DATA FOR PROCESSING:

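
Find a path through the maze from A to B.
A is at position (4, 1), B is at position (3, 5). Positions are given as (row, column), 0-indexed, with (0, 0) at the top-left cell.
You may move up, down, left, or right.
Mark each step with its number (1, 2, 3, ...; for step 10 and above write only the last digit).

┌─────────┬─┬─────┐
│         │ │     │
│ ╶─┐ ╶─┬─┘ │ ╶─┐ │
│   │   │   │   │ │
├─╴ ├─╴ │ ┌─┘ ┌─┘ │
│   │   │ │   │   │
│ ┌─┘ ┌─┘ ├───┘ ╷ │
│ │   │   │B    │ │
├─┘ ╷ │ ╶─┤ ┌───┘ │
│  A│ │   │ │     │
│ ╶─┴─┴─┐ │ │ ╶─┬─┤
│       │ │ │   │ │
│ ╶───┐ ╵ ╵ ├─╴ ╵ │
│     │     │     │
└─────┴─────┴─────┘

Finding the shortest path from (4, 1) to (3, 5):
Path length: 11 steps
Directions: left → down → right → right → right → down → right → right → up → up → up

Solution:

┌─────────┬─┬─────┐
│         │ │     │
│ ╶─┐ ╶─┬─┘ │ ╶─┐ │
│   │   │   │   │ │
├─╴ ├─╴ │ ┌─┘ ┌─┘ │
│   │   │ │   │   │
│ ┌─┘ ┌─┘ ├───┘ ╷ │
│ │   │   │B    │ │
├─┘ ╷ │ ╶─┤ ┌───┘ │
│1 A│ │   │0│     │
│ ╶─┴─┴─┐ │ │ ╶─┬─┤
│2 3 4 5│ │9│   │ │
│ ╶───┐ ╵ ╵ ├─╴ ╵ │
│     │6 7 8│     │
└─────┴─────┴─────┘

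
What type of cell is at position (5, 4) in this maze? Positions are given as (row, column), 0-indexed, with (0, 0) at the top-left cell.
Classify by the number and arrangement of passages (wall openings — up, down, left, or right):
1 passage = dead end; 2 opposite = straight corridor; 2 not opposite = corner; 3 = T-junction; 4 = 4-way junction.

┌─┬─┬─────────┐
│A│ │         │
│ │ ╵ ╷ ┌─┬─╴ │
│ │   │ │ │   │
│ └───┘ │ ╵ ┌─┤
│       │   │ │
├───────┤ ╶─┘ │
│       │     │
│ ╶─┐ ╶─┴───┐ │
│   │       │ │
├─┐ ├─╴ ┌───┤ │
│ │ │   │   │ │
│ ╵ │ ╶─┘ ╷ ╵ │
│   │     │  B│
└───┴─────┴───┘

Checking cell at (5, 4):
Number of passages: 2
Cell type: corner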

WORK REQUIRED:
Check each line above for the word "column" and copy the ones that have it.

RESPONSE TO THIS TASK:
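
A is at position (4, 1), B is at position (3, 5). Positions are given as (row, column), 0-indexed, with (0, 0) at the top-left cell.
What type of cell is at position (5, 4) in this maze? Positions are given as (row, column), 0-indexed, with (0, 0) at the top-left cell.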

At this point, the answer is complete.